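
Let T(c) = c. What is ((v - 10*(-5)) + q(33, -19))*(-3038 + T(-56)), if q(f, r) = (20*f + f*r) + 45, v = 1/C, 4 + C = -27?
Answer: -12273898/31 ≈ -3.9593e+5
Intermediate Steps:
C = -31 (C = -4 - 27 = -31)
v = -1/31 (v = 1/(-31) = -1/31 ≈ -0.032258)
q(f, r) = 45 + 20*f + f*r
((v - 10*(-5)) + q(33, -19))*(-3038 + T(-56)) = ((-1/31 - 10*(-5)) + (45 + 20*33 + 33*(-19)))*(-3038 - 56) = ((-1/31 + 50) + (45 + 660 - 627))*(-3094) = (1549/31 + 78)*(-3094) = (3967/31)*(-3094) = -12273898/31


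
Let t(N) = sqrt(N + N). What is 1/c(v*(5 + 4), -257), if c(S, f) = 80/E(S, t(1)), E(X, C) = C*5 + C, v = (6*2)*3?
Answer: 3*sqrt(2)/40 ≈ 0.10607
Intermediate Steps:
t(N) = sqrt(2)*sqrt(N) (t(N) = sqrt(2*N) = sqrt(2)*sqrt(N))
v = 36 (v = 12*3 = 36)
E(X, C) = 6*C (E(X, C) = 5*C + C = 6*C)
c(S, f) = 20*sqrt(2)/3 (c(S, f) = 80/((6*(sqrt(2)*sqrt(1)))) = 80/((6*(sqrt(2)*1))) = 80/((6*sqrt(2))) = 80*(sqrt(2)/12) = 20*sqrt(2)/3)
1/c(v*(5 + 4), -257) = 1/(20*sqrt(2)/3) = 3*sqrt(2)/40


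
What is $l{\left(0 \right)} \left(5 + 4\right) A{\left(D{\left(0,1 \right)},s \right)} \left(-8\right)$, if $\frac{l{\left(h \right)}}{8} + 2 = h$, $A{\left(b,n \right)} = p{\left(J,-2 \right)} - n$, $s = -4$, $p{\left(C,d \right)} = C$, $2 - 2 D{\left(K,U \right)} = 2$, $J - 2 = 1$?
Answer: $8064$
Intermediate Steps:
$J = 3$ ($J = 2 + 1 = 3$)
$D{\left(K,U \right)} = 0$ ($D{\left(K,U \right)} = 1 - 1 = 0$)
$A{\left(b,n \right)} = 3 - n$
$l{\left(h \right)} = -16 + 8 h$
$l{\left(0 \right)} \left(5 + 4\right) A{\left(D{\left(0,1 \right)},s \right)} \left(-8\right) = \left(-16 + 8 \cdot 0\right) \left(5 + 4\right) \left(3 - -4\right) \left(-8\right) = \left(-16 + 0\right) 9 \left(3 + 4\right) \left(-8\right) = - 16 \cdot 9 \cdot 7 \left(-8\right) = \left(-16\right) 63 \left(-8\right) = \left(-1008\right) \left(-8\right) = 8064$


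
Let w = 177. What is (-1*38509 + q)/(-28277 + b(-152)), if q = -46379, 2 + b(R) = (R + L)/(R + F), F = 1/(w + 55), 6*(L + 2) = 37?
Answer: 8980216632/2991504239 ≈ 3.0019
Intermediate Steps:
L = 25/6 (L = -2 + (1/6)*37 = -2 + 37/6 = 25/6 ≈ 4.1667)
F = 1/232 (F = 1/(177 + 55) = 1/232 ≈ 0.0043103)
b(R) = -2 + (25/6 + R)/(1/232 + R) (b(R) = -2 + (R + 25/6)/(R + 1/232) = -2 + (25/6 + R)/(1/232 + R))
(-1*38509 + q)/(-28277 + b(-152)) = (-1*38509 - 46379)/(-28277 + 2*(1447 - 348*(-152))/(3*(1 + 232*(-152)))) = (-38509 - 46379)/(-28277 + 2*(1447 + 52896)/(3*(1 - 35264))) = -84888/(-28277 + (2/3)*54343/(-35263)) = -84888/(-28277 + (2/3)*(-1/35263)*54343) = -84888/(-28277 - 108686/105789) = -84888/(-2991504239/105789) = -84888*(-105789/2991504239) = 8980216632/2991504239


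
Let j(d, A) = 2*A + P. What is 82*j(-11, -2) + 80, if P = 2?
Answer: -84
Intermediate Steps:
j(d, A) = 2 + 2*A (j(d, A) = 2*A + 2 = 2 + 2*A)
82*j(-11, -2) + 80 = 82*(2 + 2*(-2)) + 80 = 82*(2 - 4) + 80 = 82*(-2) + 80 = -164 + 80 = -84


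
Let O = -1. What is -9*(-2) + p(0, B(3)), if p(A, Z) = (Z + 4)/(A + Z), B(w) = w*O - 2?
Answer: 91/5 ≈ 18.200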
################
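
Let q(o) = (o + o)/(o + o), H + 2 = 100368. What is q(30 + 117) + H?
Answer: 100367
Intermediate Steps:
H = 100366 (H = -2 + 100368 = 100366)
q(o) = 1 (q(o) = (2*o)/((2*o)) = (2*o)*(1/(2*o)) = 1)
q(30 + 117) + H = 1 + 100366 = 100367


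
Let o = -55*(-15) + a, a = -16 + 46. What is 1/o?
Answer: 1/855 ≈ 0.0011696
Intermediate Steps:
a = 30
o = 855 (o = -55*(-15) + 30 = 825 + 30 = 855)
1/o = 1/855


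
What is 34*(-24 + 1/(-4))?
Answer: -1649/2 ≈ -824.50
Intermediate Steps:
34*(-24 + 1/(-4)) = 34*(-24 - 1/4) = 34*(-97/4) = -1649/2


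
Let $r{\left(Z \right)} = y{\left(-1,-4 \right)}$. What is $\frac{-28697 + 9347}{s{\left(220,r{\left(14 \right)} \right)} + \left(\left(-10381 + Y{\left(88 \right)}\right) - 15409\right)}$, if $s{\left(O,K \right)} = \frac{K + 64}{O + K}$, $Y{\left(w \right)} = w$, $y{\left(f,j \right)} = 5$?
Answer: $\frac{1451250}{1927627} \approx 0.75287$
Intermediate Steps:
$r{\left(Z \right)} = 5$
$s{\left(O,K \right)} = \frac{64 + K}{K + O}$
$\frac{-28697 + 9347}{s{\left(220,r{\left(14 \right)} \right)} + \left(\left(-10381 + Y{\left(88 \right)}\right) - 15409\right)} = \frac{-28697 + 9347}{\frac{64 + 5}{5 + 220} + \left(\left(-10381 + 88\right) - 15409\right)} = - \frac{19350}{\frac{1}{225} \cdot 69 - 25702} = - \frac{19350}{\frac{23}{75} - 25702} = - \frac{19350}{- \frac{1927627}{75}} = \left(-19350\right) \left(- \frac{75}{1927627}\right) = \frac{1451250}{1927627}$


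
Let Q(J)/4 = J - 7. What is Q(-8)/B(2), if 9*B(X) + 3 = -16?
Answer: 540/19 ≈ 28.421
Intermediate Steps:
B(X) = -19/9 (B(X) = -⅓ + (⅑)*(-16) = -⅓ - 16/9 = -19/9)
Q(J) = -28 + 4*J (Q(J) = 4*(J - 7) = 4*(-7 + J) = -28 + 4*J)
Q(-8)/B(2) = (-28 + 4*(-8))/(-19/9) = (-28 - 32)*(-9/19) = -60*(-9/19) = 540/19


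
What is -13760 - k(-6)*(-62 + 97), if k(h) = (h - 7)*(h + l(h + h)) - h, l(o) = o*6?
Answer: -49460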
################
What to produce >>
Within the entries above, find every line where the string "Answer" occurs, and copy it.

Output below >>
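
Answer: -12273898/31 ≈ -3.9593e+5
Answer: 3*sqrt(2)/40 ≈ 0.10607
Answer: $8064$
Answer: 8980216632/2991504239 ≈ 3.0019
Answer: -84
Answer: 91/5 ≈ 18.200
Answer: 100367
Answer: 1/855 ≈ 0.0011696
Answer: -1649/2 ≈ -824.50
Answer: $\frac{1451250}{1927627} \approx 0.75287$
Answer: 540/19 ≈ 28.421
Answer: -49460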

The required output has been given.